### WHAT NEEDS TO BE DONE
Only lines holding the word "hexadecimal" are wanted. Copy them from the listing below.

### RAW DATA
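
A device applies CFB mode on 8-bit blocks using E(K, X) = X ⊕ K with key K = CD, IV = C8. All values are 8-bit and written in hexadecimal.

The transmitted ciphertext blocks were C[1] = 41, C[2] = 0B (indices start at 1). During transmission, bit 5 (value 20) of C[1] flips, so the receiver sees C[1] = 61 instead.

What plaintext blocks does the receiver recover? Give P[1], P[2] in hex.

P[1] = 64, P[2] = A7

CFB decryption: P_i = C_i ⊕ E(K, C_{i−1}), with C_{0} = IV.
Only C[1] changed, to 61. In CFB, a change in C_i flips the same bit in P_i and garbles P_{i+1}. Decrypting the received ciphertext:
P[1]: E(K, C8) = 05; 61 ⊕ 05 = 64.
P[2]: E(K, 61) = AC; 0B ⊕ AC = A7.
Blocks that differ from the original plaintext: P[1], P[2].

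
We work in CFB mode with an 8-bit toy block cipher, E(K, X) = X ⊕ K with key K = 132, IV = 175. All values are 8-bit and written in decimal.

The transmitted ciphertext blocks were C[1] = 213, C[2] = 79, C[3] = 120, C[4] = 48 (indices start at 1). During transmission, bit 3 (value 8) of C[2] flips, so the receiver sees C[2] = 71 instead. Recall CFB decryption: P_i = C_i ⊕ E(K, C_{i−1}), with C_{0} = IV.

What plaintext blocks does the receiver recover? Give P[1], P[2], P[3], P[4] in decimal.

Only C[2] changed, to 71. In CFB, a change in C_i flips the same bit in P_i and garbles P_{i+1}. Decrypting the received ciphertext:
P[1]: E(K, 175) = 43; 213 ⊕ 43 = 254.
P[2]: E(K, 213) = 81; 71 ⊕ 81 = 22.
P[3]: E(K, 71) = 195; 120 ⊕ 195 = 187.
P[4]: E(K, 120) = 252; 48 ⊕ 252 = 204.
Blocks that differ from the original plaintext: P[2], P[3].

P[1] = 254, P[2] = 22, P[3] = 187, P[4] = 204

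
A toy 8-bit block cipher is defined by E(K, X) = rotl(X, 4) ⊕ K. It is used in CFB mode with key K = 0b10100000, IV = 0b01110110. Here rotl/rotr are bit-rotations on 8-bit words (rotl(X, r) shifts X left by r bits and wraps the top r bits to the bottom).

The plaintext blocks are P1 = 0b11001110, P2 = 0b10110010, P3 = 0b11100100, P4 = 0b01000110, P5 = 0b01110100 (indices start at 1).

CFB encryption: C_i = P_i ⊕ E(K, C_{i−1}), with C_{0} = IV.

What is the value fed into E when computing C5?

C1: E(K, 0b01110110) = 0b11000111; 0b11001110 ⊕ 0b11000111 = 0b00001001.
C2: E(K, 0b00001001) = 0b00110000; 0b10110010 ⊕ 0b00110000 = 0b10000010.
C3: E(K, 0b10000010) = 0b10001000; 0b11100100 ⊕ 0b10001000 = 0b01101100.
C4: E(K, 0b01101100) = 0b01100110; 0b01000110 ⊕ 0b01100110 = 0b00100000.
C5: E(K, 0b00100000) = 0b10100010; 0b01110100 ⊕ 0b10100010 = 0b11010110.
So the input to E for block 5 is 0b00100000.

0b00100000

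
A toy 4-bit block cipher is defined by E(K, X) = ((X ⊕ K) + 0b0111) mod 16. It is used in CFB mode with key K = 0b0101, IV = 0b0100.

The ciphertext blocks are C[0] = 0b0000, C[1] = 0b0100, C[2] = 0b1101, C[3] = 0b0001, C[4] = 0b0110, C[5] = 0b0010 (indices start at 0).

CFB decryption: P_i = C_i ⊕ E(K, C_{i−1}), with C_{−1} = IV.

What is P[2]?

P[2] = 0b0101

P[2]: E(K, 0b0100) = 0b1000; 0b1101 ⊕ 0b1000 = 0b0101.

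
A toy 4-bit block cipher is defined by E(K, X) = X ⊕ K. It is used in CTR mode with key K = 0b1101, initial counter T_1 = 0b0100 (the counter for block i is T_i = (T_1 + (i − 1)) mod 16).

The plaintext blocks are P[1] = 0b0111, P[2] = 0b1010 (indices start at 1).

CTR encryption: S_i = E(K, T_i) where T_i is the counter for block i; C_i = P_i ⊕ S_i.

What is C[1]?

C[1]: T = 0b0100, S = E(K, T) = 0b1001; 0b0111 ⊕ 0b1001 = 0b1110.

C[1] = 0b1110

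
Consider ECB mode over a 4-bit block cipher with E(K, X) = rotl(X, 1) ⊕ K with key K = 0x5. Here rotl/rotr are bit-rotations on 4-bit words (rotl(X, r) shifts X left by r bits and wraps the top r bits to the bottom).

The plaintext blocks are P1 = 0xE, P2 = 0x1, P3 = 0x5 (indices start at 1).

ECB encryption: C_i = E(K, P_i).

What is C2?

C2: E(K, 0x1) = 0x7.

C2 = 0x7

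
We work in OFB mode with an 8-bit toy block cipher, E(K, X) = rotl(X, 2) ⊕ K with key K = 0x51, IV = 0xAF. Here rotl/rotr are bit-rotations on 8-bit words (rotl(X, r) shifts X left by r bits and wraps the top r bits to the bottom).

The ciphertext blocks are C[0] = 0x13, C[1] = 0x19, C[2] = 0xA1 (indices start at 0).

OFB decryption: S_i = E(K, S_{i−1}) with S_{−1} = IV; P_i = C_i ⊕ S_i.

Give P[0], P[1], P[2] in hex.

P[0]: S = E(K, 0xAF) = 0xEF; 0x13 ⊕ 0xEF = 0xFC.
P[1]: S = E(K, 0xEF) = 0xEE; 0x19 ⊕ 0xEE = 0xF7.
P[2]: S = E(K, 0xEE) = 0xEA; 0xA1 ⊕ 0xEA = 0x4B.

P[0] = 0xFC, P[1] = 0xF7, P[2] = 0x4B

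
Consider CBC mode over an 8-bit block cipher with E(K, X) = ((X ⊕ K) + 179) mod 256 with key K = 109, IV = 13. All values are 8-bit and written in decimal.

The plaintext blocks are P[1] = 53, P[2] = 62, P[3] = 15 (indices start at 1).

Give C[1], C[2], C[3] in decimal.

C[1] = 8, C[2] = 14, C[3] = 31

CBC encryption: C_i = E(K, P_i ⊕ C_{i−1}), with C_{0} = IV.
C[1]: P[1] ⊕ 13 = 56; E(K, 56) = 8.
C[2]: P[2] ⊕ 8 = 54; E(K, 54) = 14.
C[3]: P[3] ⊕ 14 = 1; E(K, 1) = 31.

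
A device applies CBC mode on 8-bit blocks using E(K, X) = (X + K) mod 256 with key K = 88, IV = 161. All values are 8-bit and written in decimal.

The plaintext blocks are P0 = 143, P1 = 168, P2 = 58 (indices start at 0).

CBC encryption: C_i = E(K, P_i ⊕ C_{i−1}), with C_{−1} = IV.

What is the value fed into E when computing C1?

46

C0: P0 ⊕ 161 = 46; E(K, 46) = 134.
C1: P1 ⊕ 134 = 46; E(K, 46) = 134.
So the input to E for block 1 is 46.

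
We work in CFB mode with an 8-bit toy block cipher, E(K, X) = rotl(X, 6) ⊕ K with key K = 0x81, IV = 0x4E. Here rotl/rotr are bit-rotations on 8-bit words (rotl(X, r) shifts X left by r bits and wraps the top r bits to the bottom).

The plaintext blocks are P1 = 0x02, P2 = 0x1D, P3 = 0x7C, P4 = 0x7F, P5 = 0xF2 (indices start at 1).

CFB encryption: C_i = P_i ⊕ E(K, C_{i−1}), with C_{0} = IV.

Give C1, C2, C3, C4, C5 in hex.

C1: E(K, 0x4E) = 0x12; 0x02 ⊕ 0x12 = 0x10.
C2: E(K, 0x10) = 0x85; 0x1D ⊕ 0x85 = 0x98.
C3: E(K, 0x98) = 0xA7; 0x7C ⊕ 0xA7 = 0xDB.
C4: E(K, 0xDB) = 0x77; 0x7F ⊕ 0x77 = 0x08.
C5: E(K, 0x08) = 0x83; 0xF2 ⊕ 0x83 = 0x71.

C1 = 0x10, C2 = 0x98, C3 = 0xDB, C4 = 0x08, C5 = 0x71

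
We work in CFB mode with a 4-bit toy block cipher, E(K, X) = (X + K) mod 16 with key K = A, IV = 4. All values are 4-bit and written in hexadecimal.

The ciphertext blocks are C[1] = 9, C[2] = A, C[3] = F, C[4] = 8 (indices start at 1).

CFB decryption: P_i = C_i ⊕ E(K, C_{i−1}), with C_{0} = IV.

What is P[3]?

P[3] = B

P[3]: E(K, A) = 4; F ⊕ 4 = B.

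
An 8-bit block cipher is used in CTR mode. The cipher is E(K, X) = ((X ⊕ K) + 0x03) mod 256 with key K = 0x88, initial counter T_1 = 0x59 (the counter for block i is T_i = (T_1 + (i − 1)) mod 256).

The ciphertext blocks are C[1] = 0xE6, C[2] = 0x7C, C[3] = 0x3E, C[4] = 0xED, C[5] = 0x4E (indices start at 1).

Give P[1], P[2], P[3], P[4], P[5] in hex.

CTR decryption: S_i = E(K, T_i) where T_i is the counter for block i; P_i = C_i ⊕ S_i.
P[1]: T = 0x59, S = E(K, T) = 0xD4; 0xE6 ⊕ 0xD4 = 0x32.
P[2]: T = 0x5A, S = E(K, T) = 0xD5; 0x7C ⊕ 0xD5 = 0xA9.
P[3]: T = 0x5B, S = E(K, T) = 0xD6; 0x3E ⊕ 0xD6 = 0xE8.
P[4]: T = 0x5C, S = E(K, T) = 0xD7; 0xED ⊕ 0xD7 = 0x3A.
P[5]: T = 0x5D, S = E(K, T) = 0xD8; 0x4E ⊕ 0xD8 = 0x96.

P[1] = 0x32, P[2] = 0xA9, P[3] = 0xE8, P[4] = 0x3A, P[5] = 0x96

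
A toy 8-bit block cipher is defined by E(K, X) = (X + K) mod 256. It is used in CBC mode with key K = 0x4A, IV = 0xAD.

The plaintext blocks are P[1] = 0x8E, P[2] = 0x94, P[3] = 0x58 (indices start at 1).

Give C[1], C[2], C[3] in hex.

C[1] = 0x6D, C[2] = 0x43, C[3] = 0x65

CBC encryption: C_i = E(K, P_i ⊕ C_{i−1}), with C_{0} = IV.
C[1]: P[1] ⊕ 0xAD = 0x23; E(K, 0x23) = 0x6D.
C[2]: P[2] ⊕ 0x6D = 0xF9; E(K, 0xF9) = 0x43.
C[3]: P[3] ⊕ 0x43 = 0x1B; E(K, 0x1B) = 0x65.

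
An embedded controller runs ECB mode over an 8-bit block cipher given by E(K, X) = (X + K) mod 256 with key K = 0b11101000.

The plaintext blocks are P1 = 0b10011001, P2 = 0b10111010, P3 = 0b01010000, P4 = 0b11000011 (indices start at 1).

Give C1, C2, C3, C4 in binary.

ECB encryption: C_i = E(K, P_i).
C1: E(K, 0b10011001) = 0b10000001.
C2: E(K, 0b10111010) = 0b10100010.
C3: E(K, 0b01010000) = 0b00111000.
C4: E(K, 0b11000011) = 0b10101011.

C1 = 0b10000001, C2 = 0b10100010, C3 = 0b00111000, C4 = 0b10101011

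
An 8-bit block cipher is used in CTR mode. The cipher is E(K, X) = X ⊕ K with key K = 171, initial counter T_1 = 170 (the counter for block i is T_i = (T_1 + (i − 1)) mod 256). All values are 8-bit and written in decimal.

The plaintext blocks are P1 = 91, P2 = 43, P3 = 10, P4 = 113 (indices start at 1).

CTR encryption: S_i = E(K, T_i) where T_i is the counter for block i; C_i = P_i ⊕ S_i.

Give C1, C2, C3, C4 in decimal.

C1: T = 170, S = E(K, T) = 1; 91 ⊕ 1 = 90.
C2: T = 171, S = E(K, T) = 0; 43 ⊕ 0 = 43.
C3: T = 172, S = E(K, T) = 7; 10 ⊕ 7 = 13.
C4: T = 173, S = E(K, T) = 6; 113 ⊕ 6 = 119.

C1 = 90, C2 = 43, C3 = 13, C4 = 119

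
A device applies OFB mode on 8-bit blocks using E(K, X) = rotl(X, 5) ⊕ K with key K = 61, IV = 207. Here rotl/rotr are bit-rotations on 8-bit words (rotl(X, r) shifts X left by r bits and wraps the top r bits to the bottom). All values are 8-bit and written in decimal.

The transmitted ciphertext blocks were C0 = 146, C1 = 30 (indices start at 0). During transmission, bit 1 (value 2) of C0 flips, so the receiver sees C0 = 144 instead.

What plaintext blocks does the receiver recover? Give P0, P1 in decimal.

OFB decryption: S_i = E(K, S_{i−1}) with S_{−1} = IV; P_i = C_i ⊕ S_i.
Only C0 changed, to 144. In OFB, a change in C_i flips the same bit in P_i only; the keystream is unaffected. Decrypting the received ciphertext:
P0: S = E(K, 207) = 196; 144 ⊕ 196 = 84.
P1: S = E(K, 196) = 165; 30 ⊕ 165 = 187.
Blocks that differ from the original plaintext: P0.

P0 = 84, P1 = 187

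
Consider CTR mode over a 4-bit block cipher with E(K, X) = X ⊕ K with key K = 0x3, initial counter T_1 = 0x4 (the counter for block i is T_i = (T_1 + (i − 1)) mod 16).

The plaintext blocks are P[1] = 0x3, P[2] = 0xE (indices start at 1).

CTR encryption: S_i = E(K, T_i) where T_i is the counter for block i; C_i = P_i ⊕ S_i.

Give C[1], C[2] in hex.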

### REPLY TO THE EXERCISE
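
A device applies CFB mode on 8-bit blocks using E(K, X) = X ⊕ K with key K = CD, IV = C8. All values are 8-bit and written in hexadecimal.
We work in CFB mode with a 4-bit toy block cipher, E(K, X) = (X + K) mod 16 with key K = A, IV = 4. All values are 4-bit and written in hexadecimal.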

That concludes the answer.